(RECORD EXCERPTS Opens)
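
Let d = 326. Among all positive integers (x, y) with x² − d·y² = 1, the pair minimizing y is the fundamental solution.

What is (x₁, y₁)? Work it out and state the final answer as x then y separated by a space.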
(RECORD EXCERPTS Closes)
(RECORD EXCERPTS Opens)
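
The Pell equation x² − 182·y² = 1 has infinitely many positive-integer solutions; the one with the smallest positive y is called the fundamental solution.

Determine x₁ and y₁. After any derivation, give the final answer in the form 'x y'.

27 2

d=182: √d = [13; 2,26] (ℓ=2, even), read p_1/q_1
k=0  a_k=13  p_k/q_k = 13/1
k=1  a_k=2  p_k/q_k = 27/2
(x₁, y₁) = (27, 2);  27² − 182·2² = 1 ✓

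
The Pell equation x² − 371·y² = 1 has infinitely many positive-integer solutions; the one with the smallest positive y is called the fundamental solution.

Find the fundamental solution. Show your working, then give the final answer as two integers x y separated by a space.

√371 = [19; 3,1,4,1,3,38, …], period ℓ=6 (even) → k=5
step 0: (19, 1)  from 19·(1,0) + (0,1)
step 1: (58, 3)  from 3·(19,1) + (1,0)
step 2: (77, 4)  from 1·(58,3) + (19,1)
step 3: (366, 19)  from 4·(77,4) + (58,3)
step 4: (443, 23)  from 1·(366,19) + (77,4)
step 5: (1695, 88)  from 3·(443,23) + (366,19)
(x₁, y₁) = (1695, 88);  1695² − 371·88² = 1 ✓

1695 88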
(RECORD EXCERPTS Closes)
**DIRECTIONS FOR THIS TASK**
Filter the records down to the lines that contain the string "many", and copy those lines.

**FINISHED TASK**
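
The Pell equation x² − 182·y² = 1 has infinitely many positive-integer solutions; the one with the smallest positive y is called the fundamental solution.
The Pell equation x² − 371·y² = 1 has infinitely many positive-integer solutions; the one with the smallest positive y is called the fundamental solution.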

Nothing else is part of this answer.